[Entries shown — start]
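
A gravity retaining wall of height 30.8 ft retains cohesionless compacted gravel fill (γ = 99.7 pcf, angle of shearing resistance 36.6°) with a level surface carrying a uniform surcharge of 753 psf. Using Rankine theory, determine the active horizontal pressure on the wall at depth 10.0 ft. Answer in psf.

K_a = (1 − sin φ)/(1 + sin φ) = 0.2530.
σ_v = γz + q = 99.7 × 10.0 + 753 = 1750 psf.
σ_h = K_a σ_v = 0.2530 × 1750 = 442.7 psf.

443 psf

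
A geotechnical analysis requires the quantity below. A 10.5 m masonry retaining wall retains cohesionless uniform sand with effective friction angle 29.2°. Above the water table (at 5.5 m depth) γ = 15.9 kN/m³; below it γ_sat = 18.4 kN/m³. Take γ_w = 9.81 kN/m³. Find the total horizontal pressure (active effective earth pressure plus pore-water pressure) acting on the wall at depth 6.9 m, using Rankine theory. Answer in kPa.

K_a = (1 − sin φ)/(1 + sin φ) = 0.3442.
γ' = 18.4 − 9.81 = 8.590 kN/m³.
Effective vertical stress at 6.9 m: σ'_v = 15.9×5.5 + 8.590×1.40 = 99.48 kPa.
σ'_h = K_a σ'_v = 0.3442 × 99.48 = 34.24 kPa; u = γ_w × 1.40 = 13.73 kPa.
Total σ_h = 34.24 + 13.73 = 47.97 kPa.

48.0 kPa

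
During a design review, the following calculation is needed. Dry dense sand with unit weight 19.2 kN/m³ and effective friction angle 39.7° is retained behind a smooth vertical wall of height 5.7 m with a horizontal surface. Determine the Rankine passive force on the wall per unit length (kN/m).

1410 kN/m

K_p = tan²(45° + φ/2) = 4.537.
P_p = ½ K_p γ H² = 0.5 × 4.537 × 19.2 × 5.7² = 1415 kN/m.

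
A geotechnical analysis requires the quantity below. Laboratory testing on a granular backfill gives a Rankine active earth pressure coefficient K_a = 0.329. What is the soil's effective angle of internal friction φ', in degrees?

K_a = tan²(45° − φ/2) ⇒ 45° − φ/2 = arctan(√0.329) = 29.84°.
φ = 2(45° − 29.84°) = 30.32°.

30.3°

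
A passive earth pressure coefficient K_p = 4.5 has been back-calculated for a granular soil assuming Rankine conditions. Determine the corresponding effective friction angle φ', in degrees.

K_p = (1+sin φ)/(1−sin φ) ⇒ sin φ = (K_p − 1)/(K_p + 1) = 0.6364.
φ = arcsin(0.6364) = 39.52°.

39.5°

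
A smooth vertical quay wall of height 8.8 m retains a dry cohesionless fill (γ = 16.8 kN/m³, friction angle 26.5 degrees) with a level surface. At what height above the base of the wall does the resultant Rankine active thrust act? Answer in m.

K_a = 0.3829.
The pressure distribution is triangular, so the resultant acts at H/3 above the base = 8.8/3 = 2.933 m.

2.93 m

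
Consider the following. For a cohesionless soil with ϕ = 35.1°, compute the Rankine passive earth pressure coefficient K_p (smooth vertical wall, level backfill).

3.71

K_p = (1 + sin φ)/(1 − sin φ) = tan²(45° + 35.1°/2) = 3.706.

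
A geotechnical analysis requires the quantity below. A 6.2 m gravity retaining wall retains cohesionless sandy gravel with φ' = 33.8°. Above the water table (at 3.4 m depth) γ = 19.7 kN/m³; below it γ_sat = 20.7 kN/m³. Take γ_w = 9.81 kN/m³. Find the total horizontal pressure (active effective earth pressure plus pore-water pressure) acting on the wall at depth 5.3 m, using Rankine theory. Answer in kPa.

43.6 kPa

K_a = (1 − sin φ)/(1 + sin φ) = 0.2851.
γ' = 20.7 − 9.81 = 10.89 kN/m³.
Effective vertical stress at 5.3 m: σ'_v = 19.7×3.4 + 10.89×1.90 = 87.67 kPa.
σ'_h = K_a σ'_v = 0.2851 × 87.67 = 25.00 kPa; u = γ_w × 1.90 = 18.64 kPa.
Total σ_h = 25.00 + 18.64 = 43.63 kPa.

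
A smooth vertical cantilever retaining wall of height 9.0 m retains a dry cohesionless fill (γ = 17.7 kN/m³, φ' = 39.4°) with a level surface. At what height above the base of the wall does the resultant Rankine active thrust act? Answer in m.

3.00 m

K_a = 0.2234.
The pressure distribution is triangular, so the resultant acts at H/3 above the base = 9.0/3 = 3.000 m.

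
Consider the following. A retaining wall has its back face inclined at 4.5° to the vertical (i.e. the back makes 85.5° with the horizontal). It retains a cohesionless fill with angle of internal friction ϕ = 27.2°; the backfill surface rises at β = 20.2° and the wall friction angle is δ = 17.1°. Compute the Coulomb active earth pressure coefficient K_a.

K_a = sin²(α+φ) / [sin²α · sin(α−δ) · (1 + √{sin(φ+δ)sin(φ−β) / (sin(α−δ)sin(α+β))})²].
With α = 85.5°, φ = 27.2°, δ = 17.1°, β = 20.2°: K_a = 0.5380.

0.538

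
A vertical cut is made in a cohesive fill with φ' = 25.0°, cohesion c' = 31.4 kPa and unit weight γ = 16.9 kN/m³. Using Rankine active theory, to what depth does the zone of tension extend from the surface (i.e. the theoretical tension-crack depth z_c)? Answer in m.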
[Entries shown — finish]
Your reply needs to reproduce all of the listing exactly.

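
A gravity retaining wall of height 30.8 ft retains cohesionless compacted gravel fill (γ = 99.7 pcf, angle of shearing resistance 36.6°) with a level surface carrying a uniform surcharge of 753 psf. Using Rankine theory, determine the active horizontal pressure on the wall at depth 10.0 ft. Answer in psf.

K_a = (1 − sin φ)/(1 + sin φ) = 0.2530.
σ_v = γz + q = 99.7 × 10.0 + 753 = 1750 psf.
σ_h = K_a σ_v = 0.2530 × 1750 = 442.7 psf.

443 psf

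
A geotechnical analysis requires the quantity below. A 10.5 m masonry retaining wall retains cohesionless uniform sand with effective friction angle 29.2°. Above the water table (at 5.5 m depth) γ = 15.9 kN/m³; below it γ_sat = 18.4 kN/m³. Take γ_w = 9.81 kN/m³. Find the total horizontal pressure (active effective earth pressure plus pore-water pressure) acting on the wall at depth 6.9 m, using Rankine theory. Answer in kPa.

K_a = (1 − sin φ)/(1 + sin φ) = 0.3442.
γ' = 18.4 − 9.81 = 8.590 kN/m³.
Effective vertical stress at 6.9 m: σ'_v = 15.9×5.5 + 8.590×1.40 = 99.48 kPa.
σ'_h = K_a σ'_v = 0.3442 × 99.48 = 34.24 kPa; u = γ_w × 1.40 = 13.73 kPa.
Total σ_h = 34.24 + 13.73 = 47.97 kPa.

48.0 kPa

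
During a design review, the following calculation is needed. Dry dense sand with unit weight 19.2 kN/m³ and effective friction angle 39.7° is retained behind a smooth vertical wall of height 5.7 m with a horizontal surface. Determine the Rankine passive force on the wall per unit length (kN/m).

1410 kN/m

K_p = tan²(45° + φ/2) = 4.537.
P_p = ½ K_p γ H² = 0.5 × 4.537 × 19.2 × 5.7² = 1415 kN/m.

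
A geotechnical analysis requires the quantity below. Laboratory testing on a granular backfill gives a Rankine active earth pressure coefficient K_a = 0.329. What is the soil's effective angle of internal friction φ', in degrees?

K_a = tan²(45° − φ/2) ⇒ 45° − φ/2 = arctan(√0.329) = 29.84°.
φ = 2(45° − 29.84°) = 30.32°.

30.3°

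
A passive earth pressure coefficient K_p = 4.5 has been back-calculated for a granular soil assuming Rankine conditions. Determine the corresponding effective friction angle φ', in degrees.

K_p = (1+sin φ)/(1−sin φ) ⇒ sin φ = (K_p − 1)/(K_p + 1) = 0.6364.
φ = arcsin(0.6364) = 39.52°.

39.5°

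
A smooth vertical quay wall of height 8.8 m retains a dry cohesionless fill (γ = 16.8 kN/m³, friction angle 26.5 degrees) with a level surface. At what height above the base of the wall does the resultant Rankine active thrust act? Answer in m.

K_a = 0.3829.
The pressure distribution is triangular, so the resultant acts at H/3 above the base = 8.8/3 = 2.933 m.

2.93 m

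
Consider the following. For a cohesionless soil with ϕ = 35.1°, compute the Rankine passive earth pressure coefficient K_p (smooth vertical wall, level backfill).

3.71

K_p = (1 + sin φ)/(1 − sin φ) = tan²(45° + 35.1°/2) = 3.706.

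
A geotechnical analysis requires the quantity below. A 6.2 m gravity retaining wall retains cohesionless sandy gravel with φ' = 33.8°. Above the water table (at 3.4 m depth) γ = 19.7 kN/m³; below it γ_sat = 20.7 kN/m³. Take γ_w = 9.81 kN/m³. Find the total horizontal pressure (active effective earth pressure plus pore-water pressure) acting on the wall at depth 5.3 m, using Rankine theory. Answer in kPa.

43.6 kPa

K_a = (1 − sin φ)/(1 + sin φ) = 0.2851.
γ' = 20.7 − 9.81 = 10.89 kN/m³.
Effective vertical stress at 5.3 m: σ'_v = 19.7×3.4 + 10.89×1.90 = 87.67 kPa.
σ'_h = K_a σ'_v = 0.2851 × 87.67 = 25.00 kPa; u = γ_w × 1.90 = 18.64 kPa.
Total σ_h = 25.00 + 18.64 = 43.63 kPa.

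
A smooth vertical cantilever retaining wall of height 9.0 m retains a dry cohesionless fill (γ = 17.7 kN/m³, φ' = 39.4°) with a level surface. At what height above the base of the wall does the resultant Rankine active thrust act? Answer in m.

3.00 m

K_a = 0.2234.
The pressure distribution is triangular, so the resultant acts at H/3 above the base = 9.0/3 = 3.000 m.

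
Consider the following. A retaining wall has its back face inclined at 4.5° to the vertical (i.e. the back makes 85.5° with the horizontal). It retains a cohesionless fill with angle of internal friction ϕ = 27.2°; the backfill surface rises at β = 20.2° and the wall friction angle is δ = 17.1°. Compute the Coulomb active earth pressure coefficient K_a.

K_a = sin²(α+φ) / [sin²α · sin(α−δ) · (1 + √{sin(φ+δ)sin(φ−β) / (sin(α−δ)sin(α+β))})²].
With α = 85.5°, φ = 27.2°, δ = 17.1°, β = 20.2°: K_a = 0.5380.

0.538

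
A vertical cut is made in a cohesive fill with φ' = 25.0°, cohesion c' = 31.4 kPa and unit weight γ = 16.9 kN/m³. Using Rankine active theory, to what depth does the zone of tension extend from the surface (i.e. the theoretical tension-crack depth z_c)? Answer in m.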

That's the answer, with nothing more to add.